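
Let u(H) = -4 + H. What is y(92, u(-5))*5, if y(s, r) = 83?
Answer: 415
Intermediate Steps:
y(92, u(-5))*5 = 83*5 = 415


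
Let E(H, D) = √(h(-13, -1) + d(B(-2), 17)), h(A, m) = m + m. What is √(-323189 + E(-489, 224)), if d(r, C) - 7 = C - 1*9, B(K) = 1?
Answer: √(-323189 + √13) ≈ 568.49*I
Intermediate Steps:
h(A, m) = 2*m
d(r, C) = -2 + C (d(r, C) = 7 + (C - 1*9) = 7 + (C - 9) = 7 + (-9 + C) = -2 + C)
E(H, D) = √13 (E(H, D) = √(2*(-1) + (-2 + 17)) = √(-2 + 15) = √13)
√(-323189 + E(-489, 224)) = √(-323189 + √13)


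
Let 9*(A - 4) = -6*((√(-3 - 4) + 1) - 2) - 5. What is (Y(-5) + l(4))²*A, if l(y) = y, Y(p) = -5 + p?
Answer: 148 - 24*I*√7 ≈ 148.0 - 63.498*I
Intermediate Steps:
A = 37/9 - 2*I*√7/3 (A = 4 + (-6*((√(-3 - 4) + 1) - 2) - 5)/9 = 4 + (-6*((√(-7) + 1) - 2) - 5)/9 = 4 + (-6*((I*√7 + 1) - 2) - 5)/9 = 4 + (-6*((1 + I*√7) - 2) - 5)/9 = 4 + (-6*(-1 + I*√7) - 5)/9 = 4 + ((6 - 6*I*√7) - 5)/9 = 4 + (1 - 6*I*√7)/9 = 4 + (⅑ - 2*I*√7/3) = 37/9 - 2*I*√7/3 ≈ 4.1111 - 1.7638*I)
(Y(-5) + l(4))²*A = ((-5 - 5) + 4)²*(37/9 - 2*I*√7/3) = (-10 + 4)²*(37/9 - 2*I*√7/3) = (-6)²*(37/9 - 2*I*√7/3) = 36*(37/9 - 2*I*√7/3) = 148 - 24*I*√7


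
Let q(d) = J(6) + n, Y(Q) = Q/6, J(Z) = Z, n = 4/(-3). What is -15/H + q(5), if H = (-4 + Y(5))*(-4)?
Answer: 397/114 ≈ 3.4825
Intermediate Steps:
n = -4/3 (n = 4*(-⅓) = -4/3 ≈ -1.3333)
Y(Q) = Q/6 (Y(Q) = Q*(⅙) = Q/6)
q(d) = 14/3 (q(d) = 6 - 4/3 = 14/3)
H = 38/3 (H = (-4 + (⅙)*5)*(-4) = (-4 + ⅚)*(-4) = -19/6*(-4) = 38/3 ≈ 12.667)
-15/H + q(5) = -15/(38/3) + 14/3 = (3/38)*(-15) + 14/3 = -45/38 + 14/3 = 397/114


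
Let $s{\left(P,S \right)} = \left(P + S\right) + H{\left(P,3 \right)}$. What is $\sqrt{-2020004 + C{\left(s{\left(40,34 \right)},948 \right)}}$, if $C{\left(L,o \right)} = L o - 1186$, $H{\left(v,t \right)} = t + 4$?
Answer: $i \sqrt{1944402} \approx 1394.4 i$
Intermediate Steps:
$H{\left(v,t \right)} = 4 + t$
$s{\left(P,S \right)} = 7 + P + S$ ($s{\left(P,S \right)} = \left(P + S\right) + \left(4 + 3\right) = \left(P + S\right) + 7 = 7 + P + S$)
$C{\left(L,o \right)} = -1186 + L o$
$\sqrt{-2020004 + C{\left(s{\left(40,34 \right)},948 \right)}} = \sqrt{-2020004 - \left(1186 - \left(7 + 40 + 34\right) 948\right)} = \sqrt{-2020004 + \left(-1186 + 81 \cdot 948\right)} = \sqrt{-2020004 + \left(-1186 + 76788\right)} = \sqrt{-2020004 + 75602} = \sqrt{-1944402} = i \sqrt{1944402}$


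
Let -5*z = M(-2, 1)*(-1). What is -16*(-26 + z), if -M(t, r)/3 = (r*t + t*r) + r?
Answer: 1936/5 ≈ 387.20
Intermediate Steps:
M(t, r) = -3*r - 6*r*t (M(t, r) = -3*((r*t + t*r) + r) = -3*((r*t + r*t) + r) = -3*(2*r*t + r) = -3*(r + 2*r*t) = -3*r - 6*r*t)
z = 9/5 (z = -(-3*1*(1 + 2*(-2)))*(-1)/5 = -(-3*1*(1 - 4))*(-1)/5 = -(-3*1*(-3))*(-1)/5 = -9*(-1)/5 = -⅕*(-9) = 9/5 ≈ 1.8000)
-16*(-26 + z) = -16*(-26 + 9/5) = -16*(-121/5) = 1936/5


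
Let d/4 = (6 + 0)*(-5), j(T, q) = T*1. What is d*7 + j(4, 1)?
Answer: -836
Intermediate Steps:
j(T, q) = T
d = -120 (d = 4*((6 + 0)*(-5)) = 4*(6*(-5)) = 4*(-30) = -120)
d*7 + j(4, 1) = -120*7 + 4 = -840 + 4 = -836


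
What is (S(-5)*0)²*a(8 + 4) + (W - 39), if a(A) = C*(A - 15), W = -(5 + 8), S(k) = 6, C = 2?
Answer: -52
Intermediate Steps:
W = -13 (W = -1*13 = -13)
a(A) = -30 + 2*A (a(A) = 2*(A - 15) = 2*(-15 + A) = -30 + 2*A)
(S(-5)*0)²*a(8 + 4) + (W - 39) = (6*0)²*(-30 + 2*(8 + 4)) + (-13 - 39) = 0²*(-30 + 2*12) - 52 = 0*(-30 + 24) - 52 = 0*(-6) - 52 = 0 - 52 = -52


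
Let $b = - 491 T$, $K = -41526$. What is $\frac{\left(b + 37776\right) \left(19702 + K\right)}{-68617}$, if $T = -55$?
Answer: $\frac{1413780544}{68617} \approx 20604.0$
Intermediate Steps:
$b = 27005$ ($b = \left(-491\right) \left(-55\right) = 27005$)
$\frac{\left(b + 37776\right) \left(19702 + K\right)}{-68617} = \frac{\left(27005 + 37776\right) \left(19702 - 41526\right)}{-68617} = 64781 \left(-21824\right) \left(- \frac{1}{68617}\right) = \left(-1413780544\right) \left(- \frac{1}{68617}\right) = \frac{1413780544}{68617}$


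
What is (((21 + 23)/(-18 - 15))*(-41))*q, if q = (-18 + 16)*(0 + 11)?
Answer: -3608/3 ≈ -1202.7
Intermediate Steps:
q = -22 (q = -2*11 = -22)
(((21 + 23)/(-18 - 15))*(-41))*q = (((21 + 23)/(-18 - 15))*(-41))*(-22) = ((44/(-33))*(-41))*(-22) = ((44*(-1/33))*(-41))*(-22) = -4/3*(-41)*(-22) = (164/3)*(-22) = -3608/3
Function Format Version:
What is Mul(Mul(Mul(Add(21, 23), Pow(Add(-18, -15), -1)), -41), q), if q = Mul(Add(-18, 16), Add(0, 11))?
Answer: Rational(-3608, 3) ≈ -1202.7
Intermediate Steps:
q = -22 (q = Mul(-2, 11) = -22)
Mul(Mul(Mul(Add(21, 23), Pow(Add(-18, -15), -1)), -41), q) = Mul(Mul(Mul(Add(21, 23), Pow(Add(-18, -15), -1)), -41), -22) = Mul(Mul(Mul(44, Pow(-33, -1)), -41), -22) = Mul(Mul(Mul(44, Rational(-1, 33)), -41), -22) = Mul(Mul(Rational(-4, 3), -41), -22) = Mul(Rational(164, 3), -22) = Rational(-3608, 3)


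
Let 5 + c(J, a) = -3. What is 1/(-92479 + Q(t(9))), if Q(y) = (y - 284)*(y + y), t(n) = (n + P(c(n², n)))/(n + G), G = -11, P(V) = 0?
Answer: -2/179765 ≈ -1.1126e-5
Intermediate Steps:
c(J, a) = -8 (c(J, a) = -5 - 3 = -8)
t(n) = n/(-11 + n) (t(n) = (n + 0)/(n - 11) = n/(-11 + n))
Q(y) = 2*y*(-284 + y) (Q(y) = (-284 + y)*(2*y) = 2*y*(-284 + y))
1/(-92479 + Q(t(9))) = 1/(-92479 + 2*(9/(-11 + 9))*(-284 + 9/(-11 + 9))) = 1/(-92479 + 2*(9/(-2))*(-284 + 9/(-2))) = 1/(-92479 + 2*(9*(-½))*(-284 + 9*(-½))) = 1/(-92479 + 2*(-9/2)*(-284 - 9/2)) = 1/(-92479 + 2*(-9/2)*(-577/2)) = 1/(-92479 + 5193/2) = 1/(-179765/2) = -2/179765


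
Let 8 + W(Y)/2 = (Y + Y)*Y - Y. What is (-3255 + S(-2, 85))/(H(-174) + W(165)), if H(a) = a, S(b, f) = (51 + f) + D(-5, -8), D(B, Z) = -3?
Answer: -1561/54190 ≈ -0.028806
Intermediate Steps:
S(b, f) = 48 + f (S(b, f) = (51 + f) - 3 = 48 + f)
W(Y) = -16 - 2*Y + 4*Y² (W(Y) = -16 + 2*((Y + Y)*Y - Y) = -16 + 2*((2*Y)*Y - Y) = -16 + 2*(2*Y² - Y) = -16 + 2*(-Y + 2*Y²) = -16 + (-2*Y + 4*Y²) = -16 - 2*Y + 4*Y²)
(-3255 + S(-2, 85))/(H(-174) + W(165)) = (-3255 + (48 + 85))/(-174 + (-16 - 2*165 + 4*165²)) = (-3255 + 133)/(-174 + (-16 - 330 + 4*27225)) = -3122/(-174 + (-16 - 330 + 108900)) = -3122/(-174 + 108554) = -3122/108380 = -3122*1/108380 = -1561/54190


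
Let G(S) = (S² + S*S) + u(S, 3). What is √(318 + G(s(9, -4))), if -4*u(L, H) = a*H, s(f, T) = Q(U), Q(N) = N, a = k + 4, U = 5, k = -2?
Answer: √1466/2 ≈ 19.144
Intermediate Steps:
a = 2 (a = -2 + 4 = 2)
s(f, T) = 5
u(L, H) = -H/2
G(S) = -3/2 + 2*S² (G(S) = (S² + S*S) - ½*3 = (S² + S²) - 3/2 = 2*S² - 3/2 = -3/2 + 2*S²)
√(318 + G(s(9, -4))) = √(318 + (-3/2 + 2*5²)) = √(318 + (-3/2 + 2*25)) = √(318 + (-3/2 + 50)) = √(318 + 97/2) = √(733/2) = √1466/2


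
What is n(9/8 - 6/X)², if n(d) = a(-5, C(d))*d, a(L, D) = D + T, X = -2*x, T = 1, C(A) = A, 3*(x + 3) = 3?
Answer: 225/4096 ≈ 0.054932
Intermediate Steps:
x = -2 (x = -3 + (⅓)*3 = -3 + 1 = -2)
X = 4 (X = -2*(-2) = 4)
a(L, D) = 1 + D (a(L, D) = D + 1 = 1 + D)
n(d) = d*(1 + d) (n(d) = (1 + d)*d = d*(1 + d))
n(9/8 - 6/X)² = ((9/8 - 6/4)*(1 + (9/8 - 6/4)))² = ((9*(⅛) - 6*¼)*(1 + (9*(⅛) - 6*¼)))² = ((9/8 - 3/2)*(1 + (9/8 - 3/2)))² = (-3*(1 - 3/8)/8)² = (-3/8*5/8)² = (-15/64)² = 225/4096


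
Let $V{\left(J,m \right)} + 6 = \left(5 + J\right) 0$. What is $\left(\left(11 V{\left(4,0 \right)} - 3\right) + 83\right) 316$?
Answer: $4424$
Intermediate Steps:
$V{\left(J,m \right)} = -6$ ($V{\left(J,m \right)} = -6 + \left(5 + J\right) 0 = -6 + 0 = -6$)
$\left(\left(11 V{\left(4,0 \right)} - 3\right) + 83\right) 316 = \left(\left(11 \left(-6\right) - 3\right) + 83\right) 316 = \left(\left(-66 - 3\right) + 83\right) 316 = \left(-69 + 83\right) 316 = 14 \cdot 316 = 4424$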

____

### GOAL OF THE EXERCISE
Send back exactly the lines of the listing above starting at the one with "What is (((21" and ending at the one with "16), Add(0, 11))?", inclusive, and no others.

### TASK ANSWER
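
What is (((21 + 23)/(-18 - 15))*(-41))*q, if q = (-18 + 16)*(0 + 11)?
Answer: -3608/3 ≈ -1202.7
Intermediate Steps:
q = -22 (q = -2*11 = -22)
(((21 + 23)/(-18 - 15))*(-41))*q = (((21 + 23)/(-18 - 15))*(-41))*(-22) = ((44/(-33))*(-41))*(-22) = ((44*(-1/33))*(-41))*(-22) = -4/3*(-41)*(-22) = (164/3)*(-22) = -3608/3
Function Format Version:
What is Mul(Mul(Mul(Add(21, 23), Pow(Add(-18, -15), -1)), -41), q), if q = Mul(Add(-18, 16), Add(0, 11))?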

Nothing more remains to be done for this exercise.